(Instructions for the task) Please say how many lines below include the word "from", with nothing beyond the number.

★ ★ ★ ★ ★ ★ ★

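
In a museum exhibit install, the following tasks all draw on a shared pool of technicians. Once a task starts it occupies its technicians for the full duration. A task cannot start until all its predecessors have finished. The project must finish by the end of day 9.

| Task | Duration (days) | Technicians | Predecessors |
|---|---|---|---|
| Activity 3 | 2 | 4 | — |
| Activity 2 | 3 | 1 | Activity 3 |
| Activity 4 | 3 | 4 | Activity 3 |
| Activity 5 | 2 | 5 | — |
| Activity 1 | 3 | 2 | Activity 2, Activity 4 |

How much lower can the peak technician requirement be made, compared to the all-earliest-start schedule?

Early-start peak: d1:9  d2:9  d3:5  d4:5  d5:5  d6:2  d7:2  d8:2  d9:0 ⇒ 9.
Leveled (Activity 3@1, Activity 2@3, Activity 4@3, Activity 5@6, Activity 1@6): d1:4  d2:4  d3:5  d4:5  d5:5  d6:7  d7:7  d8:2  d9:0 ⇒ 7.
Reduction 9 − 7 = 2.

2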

★ ★ ★ ★ ★ ★ ★

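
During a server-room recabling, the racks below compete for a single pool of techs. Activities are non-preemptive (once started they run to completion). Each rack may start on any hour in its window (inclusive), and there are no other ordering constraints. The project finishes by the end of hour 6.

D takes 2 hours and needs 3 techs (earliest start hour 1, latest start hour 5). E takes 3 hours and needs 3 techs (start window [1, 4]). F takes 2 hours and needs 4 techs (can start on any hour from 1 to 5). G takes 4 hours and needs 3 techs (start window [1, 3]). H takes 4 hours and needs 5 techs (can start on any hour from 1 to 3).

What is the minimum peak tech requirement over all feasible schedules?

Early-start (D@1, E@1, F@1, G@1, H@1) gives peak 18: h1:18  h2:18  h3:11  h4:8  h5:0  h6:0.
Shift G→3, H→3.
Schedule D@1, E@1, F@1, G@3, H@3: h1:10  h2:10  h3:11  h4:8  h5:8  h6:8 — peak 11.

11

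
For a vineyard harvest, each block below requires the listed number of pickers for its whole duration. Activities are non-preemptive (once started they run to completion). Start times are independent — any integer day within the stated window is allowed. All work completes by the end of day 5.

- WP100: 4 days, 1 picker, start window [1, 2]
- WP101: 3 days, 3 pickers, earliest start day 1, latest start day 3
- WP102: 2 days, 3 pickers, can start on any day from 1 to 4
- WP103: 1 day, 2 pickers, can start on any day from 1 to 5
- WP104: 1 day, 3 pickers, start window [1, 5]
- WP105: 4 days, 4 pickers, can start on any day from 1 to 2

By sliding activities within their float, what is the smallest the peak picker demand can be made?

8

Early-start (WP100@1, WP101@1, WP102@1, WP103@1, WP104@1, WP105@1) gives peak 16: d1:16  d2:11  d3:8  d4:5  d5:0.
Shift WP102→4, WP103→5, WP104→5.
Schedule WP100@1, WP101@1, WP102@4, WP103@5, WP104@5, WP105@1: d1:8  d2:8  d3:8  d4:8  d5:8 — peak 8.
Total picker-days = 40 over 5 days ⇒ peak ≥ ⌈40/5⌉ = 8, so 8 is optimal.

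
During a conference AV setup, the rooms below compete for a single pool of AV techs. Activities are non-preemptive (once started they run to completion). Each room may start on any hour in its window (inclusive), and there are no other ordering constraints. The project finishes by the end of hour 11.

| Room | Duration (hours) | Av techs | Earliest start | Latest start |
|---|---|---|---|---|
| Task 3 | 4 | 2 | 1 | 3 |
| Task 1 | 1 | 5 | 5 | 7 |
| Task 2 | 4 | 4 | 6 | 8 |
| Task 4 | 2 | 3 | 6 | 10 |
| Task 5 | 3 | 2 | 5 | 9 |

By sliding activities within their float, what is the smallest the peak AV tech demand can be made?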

★ ★ ★ ★ ★ ★ ★

(Answer box) 4